### [TASK DETAILS]
Copy out the entries below exactly as they stand, but only from the line containing "disturbance: step=52 joint=0 tau_ext=6.851" through the line containing "# Applied torque".

[Saved entries]
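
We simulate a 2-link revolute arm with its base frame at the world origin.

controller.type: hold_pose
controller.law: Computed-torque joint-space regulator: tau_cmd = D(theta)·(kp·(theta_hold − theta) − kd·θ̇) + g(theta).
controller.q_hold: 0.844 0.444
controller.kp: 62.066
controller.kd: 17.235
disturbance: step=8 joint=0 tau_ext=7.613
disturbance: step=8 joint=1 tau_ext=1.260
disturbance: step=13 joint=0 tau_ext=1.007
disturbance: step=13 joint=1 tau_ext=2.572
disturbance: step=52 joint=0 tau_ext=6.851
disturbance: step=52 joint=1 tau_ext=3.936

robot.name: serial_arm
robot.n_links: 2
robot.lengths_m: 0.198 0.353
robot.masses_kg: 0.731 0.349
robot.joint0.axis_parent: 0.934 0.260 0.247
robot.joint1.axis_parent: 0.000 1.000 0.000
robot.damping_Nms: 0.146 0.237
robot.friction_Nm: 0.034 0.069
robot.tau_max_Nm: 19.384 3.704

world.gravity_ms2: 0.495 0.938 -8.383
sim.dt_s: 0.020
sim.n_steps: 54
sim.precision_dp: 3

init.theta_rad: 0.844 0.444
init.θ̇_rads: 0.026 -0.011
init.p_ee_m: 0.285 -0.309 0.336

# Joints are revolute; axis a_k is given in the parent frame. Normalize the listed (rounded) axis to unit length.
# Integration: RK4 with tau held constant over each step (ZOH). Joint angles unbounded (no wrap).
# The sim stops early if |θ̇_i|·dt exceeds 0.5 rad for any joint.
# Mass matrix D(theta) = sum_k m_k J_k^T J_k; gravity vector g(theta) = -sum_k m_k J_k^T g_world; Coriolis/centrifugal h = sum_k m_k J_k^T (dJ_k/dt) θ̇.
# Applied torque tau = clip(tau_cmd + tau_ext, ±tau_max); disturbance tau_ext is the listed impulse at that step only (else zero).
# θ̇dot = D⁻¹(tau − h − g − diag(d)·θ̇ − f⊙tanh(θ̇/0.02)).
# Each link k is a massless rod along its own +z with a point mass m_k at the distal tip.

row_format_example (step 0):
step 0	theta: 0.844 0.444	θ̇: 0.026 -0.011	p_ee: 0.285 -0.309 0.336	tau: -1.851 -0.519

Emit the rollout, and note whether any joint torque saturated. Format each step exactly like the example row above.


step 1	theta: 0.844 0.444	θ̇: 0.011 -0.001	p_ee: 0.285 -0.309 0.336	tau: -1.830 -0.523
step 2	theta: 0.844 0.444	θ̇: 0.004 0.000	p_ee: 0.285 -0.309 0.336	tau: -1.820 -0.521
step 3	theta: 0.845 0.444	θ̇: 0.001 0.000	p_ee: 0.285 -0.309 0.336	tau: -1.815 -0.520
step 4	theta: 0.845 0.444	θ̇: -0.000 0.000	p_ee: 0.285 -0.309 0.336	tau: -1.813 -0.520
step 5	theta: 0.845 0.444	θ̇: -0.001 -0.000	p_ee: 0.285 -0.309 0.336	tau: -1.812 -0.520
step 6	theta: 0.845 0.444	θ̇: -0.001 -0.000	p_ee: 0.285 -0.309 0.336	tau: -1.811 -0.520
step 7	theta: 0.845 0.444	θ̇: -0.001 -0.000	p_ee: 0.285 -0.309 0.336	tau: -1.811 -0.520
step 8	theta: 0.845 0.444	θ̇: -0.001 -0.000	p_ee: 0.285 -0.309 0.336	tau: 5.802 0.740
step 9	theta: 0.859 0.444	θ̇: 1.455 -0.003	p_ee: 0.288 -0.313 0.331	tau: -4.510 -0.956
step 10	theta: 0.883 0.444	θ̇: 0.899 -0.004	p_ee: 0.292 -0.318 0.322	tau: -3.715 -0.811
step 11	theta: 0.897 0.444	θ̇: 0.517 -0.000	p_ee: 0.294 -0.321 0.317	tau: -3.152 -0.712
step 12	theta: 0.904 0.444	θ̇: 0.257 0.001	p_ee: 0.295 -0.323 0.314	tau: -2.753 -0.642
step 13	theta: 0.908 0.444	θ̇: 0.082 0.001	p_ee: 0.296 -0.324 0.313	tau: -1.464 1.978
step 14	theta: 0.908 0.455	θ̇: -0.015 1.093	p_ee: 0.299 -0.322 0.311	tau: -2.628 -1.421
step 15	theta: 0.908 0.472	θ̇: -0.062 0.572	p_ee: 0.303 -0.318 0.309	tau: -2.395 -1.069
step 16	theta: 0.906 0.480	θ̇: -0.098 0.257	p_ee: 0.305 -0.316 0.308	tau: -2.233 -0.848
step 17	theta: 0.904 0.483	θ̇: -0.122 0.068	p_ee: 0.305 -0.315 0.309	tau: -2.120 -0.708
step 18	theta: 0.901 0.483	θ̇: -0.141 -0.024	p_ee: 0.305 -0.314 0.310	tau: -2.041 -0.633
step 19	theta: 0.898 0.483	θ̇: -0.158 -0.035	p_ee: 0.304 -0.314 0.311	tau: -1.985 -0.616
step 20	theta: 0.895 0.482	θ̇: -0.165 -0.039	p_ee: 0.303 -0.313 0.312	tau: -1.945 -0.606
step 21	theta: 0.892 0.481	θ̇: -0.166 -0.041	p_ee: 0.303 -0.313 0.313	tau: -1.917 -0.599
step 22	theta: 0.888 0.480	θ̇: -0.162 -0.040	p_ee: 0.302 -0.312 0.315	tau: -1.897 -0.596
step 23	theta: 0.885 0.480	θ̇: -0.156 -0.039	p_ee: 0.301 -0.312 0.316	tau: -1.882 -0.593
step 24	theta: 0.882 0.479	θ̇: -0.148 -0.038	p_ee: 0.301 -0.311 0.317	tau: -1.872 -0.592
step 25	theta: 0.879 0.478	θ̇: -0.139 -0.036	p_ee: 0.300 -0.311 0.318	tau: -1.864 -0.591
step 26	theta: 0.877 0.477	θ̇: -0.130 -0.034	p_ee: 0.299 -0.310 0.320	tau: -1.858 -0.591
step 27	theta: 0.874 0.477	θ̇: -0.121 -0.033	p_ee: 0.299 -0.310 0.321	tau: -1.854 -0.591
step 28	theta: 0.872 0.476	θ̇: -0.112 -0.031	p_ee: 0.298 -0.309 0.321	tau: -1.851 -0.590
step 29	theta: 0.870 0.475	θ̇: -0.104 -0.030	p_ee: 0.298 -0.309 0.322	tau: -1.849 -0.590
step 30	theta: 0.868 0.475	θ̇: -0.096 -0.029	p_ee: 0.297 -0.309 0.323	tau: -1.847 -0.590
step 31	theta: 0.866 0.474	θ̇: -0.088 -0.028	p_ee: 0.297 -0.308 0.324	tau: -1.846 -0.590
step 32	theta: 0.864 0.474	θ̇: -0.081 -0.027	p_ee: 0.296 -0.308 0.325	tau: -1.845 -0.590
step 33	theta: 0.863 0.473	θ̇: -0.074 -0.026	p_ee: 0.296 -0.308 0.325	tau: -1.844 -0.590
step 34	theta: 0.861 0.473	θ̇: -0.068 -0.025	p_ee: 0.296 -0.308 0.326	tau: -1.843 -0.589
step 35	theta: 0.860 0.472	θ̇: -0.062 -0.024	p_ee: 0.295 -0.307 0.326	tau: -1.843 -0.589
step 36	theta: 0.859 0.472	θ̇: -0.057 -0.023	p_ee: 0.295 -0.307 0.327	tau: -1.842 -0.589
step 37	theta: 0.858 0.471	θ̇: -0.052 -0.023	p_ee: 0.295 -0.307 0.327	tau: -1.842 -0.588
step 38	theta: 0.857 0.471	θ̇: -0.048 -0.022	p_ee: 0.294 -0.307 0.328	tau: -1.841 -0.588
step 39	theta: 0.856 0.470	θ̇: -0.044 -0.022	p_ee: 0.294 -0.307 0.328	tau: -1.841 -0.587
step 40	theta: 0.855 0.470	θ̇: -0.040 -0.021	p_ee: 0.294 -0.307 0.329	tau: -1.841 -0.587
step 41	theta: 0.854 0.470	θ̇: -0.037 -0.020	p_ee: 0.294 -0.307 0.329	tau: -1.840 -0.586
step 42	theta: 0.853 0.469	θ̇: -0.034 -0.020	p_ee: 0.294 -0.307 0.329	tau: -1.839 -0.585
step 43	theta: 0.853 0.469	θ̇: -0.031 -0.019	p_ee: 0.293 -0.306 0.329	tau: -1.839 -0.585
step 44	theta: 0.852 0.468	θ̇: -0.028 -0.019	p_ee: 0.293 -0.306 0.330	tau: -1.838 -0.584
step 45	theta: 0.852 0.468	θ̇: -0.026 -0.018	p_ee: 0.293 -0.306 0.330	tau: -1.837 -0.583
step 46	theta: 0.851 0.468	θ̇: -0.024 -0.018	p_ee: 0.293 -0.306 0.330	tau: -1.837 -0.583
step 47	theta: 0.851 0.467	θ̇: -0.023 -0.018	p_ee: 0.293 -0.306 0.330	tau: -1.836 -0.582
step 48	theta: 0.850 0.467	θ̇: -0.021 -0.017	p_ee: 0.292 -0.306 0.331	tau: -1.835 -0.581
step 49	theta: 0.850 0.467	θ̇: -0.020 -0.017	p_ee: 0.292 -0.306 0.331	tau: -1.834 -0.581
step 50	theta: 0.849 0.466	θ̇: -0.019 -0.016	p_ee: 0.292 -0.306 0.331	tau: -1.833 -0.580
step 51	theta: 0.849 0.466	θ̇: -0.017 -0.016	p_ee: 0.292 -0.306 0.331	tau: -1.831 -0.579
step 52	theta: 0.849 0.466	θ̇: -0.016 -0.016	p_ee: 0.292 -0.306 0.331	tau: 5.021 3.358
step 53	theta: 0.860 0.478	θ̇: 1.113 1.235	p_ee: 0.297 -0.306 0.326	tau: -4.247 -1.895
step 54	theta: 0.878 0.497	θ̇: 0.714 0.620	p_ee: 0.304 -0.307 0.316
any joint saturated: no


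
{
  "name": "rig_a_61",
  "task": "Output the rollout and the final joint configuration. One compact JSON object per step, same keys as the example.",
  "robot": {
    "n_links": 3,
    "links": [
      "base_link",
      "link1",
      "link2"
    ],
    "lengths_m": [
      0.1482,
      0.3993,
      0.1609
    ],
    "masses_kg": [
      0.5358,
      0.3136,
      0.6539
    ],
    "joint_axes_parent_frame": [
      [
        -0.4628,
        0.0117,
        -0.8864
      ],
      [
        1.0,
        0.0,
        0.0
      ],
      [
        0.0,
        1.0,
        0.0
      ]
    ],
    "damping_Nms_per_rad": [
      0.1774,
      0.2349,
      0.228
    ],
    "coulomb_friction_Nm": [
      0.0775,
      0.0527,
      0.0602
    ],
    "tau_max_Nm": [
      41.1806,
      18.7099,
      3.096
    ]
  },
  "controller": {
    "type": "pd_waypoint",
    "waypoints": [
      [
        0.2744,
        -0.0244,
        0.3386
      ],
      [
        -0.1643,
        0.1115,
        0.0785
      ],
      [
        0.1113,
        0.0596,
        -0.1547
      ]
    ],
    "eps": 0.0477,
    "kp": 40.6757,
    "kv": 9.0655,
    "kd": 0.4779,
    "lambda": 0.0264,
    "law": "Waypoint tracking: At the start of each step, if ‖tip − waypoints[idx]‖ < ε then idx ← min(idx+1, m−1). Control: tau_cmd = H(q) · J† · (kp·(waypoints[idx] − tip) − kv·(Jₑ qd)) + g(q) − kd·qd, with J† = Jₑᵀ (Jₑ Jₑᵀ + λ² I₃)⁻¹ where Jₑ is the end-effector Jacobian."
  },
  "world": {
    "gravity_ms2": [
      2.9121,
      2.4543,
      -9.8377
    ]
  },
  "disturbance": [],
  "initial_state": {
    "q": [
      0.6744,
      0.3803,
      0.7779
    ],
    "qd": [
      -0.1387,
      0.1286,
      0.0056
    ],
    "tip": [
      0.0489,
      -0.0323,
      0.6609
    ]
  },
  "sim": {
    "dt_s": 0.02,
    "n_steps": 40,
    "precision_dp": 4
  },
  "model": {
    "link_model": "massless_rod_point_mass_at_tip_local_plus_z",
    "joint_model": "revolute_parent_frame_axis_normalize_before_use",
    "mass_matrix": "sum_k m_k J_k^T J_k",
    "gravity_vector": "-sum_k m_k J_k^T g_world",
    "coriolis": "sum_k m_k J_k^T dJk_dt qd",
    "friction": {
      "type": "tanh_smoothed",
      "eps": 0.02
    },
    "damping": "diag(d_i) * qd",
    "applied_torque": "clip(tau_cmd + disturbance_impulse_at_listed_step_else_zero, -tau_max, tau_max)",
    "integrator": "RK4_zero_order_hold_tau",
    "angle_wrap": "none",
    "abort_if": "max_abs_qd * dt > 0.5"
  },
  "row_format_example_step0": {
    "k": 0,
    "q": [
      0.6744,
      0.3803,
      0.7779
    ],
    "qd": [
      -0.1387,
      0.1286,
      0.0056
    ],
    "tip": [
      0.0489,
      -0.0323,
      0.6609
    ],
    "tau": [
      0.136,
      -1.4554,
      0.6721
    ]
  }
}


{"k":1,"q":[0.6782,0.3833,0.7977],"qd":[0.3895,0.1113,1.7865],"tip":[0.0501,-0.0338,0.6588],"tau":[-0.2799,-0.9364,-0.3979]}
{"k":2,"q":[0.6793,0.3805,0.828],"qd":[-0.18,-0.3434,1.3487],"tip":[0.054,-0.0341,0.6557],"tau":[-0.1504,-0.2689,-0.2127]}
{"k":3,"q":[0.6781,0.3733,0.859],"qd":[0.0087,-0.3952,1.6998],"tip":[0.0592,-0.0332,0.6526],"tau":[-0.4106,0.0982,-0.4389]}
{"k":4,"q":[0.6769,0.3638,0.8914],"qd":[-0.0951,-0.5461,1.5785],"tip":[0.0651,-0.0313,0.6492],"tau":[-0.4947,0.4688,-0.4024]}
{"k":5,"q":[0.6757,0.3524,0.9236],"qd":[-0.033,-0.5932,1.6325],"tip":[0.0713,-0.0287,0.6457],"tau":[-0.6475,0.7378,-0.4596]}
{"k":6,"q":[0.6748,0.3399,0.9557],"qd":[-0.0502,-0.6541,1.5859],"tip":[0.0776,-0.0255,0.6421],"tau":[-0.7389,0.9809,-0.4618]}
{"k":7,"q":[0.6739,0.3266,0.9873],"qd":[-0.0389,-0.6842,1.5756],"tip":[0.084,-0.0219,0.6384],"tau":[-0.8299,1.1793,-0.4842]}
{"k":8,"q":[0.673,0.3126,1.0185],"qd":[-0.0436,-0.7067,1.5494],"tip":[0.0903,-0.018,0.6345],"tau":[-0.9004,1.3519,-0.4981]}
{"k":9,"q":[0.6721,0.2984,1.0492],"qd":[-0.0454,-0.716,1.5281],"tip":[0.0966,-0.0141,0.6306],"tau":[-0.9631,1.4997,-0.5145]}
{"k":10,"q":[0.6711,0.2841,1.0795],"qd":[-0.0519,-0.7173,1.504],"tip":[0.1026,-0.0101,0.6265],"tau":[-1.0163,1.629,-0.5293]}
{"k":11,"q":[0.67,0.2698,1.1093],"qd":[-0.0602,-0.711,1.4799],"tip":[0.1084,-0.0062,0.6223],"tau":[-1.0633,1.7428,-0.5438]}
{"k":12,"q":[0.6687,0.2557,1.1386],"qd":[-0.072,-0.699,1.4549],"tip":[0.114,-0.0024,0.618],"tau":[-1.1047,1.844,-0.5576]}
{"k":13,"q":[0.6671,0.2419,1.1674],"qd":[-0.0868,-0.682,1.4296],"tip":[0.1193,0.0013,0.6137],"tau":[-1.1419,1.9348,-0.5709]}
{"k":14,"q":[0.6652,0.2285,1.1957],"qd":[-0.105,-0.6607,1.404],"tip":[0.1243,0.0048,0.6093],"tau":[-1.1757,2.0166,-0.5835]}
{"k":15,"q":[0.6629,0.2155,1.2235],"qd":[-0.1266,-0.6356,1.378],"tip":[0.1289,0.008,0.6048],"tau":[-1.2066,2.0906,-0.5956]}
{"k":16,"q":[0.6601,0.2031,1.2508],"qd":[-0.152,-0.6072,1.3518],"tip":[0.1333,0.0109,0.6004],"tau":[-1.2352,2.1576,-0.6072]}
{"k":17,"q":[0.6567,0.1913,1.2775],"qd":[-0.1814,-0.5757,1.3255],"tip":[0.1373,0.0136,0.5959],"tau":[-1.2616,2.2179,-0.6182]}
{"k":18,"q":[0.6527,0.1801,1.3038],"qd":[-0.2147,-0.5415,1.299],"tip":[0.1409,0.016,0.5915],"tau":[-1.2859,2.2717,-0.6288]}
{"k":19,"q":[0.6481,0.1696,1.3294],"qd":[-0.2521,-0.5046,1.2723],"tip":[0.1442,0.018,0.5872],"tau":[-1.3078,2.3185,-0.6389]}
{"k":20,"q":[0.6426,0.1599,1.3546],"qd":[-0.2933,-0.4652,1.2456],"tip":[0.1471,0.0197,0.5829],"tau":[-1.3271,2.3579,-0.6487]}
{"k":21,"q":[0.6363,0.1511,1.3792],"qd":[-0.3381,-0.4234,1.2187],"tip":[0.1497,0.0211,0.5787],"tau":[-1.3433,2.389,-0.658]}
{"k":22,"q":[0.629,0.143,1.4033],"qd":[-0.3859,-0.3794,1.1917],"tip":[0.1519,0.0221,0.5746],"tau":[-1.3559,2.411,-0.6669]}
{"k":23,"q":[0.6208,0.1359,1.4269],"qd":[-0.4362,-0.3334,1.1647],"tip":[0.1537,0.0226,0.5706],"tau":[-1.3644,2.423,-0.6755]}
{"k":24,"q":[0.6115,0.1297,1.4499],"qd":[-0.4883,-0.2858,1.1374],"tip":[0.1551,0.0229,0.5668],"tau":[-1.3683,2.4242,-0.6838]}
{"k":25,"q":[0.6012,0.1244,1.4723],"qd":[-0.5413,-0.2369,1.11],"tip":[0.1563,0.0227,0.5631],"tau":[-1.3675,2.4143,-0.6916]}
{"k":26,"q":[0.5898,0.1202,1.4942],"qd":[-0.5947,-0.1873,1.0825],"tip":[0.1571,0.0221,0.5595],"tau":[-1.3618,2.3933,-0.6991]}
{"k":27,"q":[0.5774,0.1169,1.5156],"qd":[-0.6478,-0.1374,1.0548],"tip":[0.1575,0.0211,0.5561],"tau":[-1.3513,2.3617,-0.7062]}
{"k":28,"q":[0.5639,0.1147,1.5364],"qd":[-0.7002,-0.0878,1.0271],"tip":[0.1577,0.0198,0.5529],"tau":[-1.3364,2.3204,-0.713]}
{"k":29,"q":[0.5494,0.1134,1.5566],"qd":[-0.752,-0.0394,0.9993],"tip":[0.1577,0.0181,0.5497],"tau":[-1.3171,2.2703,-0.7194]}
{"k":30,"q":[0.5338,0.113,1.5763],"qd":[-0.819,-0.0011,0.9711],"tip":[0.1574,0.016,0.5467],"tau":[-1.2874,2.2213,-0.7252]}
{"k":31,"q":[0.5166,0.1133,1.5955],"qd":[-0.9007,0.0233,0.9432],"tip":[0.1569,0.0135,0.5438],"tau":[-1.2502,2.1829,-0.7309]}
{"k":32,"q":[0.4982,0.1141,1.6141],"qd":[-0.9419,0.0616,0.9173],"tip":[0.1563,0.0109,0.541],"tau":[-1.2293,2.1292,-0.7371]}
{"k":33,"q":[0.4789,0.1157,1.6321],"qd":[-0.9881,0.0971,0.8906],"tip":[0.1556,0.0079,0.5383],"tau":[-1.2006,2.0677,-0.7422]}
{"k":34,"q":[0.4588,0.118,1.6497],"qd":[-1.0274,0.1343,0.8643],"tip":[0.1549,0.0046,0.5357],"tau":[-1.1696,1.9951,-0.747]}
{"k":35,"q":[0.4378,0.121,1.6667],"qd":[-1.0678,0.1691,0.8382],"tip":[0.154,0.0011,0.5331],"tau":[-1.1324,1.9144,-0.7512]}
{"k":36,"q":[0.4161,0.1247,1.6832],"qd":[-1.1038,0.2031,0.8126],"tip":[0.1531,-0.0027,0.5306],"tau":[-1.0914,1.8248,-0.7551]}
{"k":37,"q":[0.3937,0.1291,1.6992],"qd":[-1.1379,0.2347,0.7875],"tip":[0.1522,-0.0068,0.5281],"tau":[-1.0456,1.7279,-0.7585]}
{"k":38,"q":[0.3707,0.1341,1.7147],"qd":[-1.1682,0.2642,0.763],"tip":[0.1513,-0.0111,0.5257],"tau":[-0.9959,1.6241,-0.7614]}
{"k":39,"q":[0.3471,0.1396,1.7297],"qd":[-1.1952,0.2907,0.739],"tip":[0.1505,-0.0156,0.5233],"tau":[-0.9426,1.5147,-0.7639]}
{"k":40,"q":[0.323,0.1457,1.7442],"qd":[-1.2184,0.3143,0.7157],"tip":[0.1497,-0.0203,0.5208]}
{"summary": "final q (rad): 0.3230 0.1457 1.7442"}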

### [EXERCISE OUTPUT]
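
disturbance: step=52 joint=0 tau_ext=6.851
disturbance: step=52 joint=1 tau_ext=3.936

robot.name: serial_arm
robot.n_links: 2
robot.lengths_m: 0.198 0.353
robot.masses_kg: 0.731 0.349
robot.joint0.axis_parent: 0.934 0.260 0.247
robot.joint1.axis_parent: 0.000 1.000 0.000
robot.damping_Nms: 0.146 0.237
robot.friction_Nm: 0.034 0.069
robot.tau_max_Nm: 19.384 3.704

world.gravity_ms2: 0.495 0.938 -8.383
sim.dt_s: 0.020
sim.n_steps: 54
sim.precision_dp: 3

init.theta_rad: 0.844 0.444
init.θ̇_rads: 0.026 -0.011
init.p_ee_m: 0.285 -0.309 0.336

# Joints are revolute; axis a_k is given in the parent frame. Normalize the listed (rounded) axis to unit length.
# Integration: RK4 with tau held constant over each step (ZOH). Joint angles unbounded (no wrap).
# The sim stops early if |θ̇_i|·dt exceeds 0.5 rad for any joint.
# Mass matrix D(theta) = sum_k m_k J_k^T J_k; gravity vector g(theta) = -sum_k m_k J_k^T g_world; Coriolis/centrifugal h = sum_k m_k J_k^T (dJ_k/dt) θ̇.
# Applied torque tau = clip(tau_cmd + tau_ext, ±tau_max); disturbance tau_ext is the listed impulse at that step only (else zero).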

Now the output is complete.